Record set ->
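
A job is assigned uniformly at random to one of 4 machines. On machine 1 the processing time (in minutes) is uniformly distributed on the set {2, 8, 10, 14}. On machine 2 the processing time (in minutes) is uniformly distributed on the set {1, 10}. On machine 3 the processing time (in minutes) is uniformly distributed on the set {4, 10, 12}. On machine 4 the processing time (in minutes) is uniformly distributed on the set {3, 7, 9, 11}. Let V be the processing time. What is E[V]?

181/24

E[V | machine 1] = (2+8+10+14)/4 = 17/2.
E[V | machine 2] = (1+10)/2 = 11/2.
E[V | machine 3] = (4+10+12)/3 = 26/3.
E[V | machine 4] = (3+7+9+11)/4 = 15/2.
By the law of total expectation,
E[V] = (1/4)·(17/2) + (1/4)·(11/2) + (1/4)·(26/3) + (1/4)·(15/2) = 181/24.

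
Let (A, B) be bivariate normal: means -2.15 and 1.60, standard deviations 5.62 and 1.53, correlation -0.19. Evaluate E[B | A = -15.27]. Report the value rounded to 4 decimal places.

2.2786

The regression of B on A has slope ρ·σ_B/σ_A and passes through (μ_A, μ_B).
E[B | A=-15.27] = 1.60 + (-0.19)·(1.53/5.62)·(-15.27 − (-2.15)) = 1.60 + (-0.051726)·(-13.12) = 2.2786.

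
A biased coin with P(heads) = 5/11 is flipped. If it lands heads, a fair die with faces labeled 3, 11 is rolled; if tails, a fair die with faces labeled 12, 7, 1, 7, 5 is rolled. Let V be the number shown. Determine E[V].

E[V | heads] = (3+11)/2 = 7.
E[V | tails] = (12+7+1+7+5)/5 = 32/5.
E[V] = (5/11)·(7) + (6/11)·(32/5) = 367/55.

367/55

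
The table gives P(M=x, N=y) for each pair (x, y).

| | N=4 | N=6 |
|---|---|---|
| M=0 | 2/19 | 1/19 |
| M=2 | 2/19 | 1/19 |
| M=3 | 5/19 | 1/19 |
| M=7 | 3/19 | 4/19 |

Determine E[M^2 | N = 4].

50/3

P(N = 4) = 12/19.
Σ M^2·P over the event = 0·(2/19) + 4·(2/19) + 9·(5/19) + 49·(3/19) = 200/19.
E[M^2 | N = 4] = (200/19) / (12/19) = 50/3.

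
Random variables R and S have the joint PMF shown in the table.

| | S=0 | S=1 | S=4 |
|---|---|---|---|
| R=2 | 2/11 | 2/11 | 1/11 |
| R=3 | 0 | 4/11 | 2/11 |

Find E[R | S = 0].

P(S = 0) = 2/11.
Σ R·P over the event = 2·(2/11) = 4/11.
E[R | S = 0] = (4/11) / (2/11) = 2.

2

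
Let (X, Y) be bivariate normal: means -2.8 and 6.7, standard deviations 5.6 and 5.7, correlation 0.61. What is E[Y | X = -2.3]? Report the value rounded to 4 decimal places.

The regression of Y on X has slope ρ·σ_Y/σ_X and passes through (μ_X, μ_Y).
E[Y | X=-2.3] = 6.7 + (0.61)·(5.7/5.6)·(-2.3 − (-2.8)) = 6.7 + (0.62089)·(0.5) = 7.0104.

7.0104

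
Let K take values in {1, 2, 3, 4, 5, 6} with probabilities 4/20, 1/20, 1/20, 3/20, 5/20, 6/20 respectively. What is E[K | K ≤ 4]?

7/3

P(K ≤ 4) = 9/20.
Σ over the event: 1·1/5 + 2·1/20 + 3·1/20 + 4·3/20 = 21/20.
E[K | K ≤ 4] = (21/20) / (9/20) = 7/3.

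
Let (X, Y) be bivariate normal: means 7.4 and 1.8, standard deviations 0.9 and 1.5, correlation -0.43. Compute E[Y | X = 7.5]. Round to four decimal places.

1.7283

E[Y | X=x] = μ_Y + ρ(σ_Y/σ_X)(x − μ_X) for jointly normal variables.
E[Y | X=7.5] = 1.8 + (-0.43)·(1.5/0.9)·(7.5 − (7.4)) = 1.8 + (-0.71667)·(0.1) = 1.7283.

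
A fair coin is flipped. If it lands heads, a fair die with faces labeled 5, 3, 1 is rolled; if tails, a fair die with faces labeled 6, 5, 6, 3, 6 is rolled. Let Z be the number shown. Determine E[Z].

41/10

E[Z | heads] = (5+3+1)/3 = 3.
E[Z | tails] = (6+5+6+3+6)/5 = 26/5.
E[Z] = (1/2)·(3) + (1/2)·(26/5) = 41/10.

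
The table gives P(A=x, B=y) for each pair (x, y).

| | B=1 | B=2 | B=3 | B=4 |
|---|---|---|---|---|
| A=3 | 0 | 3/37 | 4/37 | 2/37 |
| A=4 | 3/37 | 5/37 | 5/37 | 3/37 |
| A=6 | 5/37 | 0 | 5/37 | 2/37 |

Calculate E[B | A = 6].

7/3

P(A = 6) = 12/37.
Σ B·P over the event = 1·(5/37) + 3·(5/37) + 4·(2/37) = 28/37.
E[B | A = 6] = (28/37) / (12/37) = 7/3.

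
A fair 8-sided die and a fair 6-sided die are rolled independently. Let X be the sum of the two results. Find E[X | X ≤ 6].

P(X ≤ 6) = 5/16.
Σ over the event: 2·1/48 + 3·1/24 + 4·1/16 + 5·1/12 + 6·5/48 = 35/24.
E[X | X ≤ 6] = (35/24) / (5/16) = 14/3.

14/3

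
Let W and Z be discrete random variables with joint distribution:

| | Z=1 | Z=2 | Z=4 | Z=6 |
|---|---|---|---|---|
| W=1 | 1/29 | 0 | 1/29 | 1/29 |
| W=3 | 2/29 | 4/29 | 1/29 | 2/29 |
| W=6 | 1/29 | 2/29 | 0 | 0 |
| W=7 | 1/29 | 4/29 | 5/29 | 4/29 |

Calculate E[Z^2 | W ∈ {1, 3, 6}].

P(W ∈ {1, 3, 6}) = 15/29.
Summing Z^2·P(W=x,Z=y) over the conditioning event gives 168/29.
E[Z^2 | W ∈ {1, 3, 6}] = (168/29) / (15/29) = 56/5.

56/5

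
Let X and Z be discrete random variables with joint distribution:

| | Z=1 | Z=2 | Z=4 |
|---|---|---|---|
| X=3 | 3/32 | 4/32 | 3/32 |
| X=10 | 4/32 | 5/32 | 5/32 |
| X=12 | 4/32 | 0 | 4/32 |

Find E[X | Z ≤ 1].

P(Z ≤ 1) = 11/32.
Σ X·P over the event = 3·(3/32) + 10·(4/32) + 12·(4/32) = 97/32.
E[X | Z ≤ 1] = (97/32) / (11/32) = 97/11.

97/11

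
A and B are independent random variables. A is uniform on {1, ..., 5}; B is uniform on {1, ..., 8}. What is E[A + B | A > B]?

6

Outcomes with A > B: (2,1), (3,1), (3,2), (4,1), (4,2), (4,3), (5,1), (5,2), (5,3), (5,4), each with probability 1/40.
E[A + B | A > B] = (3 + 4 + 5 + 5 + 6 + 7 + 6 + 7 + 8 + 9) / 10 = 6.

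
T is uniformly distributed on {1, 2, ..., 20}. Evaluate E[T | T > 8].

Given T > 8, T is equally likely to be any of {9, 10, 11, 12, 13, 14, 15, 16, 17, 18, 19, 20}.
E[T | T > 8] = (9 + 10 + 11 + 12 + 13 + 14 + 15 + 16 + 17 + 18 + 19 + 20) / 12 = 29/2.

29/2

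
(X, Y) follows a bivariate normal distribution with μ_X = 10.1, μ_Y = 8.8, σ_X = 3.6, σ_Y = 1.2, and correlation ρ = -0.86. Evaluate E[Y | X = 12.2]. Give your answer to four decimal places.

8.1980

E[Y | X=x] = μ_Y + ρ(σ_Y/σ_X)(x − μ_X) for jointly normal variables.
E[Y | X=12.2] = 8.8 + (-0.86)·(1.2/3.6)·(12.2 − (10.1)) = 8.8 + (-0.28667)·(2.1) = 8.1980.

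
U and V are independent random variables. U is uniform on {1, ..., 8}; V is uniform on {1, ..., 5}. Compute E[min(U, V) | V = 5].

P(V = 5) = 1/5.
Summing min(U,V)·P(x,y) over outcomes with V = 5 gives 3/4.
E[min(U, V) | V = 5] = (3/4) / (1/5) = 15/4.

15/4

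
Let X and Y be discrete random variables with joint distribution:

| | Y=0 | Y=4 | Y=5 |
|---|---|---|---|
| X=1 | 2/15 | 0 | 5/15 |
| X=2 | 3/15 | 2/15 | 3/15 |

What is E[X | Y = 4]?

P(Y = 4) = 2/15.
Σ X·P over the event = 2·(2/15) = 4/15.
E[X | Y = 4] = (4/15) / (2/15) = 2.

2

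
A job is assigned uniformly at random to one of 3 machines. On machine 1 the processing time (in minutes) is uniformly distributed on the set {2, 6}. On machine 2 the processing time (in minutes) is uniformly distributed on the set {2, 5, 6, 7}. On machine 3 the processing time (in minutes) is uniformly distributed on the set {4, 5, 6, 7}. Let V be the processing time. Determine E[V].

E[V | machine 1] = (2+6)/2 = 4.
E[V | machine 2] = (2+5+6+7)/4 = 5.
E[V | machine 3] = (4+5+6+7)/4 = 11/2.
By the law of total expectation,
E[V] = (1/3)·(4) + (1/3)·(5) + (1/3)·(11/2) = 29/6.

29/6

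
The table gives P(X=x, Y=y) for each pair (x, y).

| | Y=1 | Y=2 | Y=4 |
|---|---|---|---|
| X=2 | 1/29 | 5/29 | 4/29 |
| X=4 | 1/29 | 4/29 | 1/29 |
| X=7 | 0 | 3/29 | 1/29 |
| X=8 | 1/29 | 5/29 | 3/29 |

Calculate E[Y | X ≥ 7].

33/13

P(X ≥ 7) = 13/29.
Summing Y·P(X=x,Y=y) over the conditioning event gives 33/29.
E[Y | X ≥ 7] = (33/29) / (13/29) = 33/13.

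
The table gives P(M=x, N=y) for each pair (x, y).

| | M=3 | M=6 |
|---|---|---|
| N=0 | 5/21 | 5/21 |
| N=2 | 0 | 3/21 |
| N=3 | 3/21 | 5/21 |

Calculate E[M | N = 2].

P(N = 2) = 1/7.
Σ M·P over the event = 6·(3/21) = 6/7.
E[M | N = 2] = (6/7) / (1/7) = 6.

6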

Aim of the exercise -> From the records above, copy each line that contains the word "discrete".

Answer area ->
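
Let W and Z be discrete random variables with joint distribution:
Let X and Z be discrete random variables with joint distribution:
Let X and Y be discrete random variables with joint distribution: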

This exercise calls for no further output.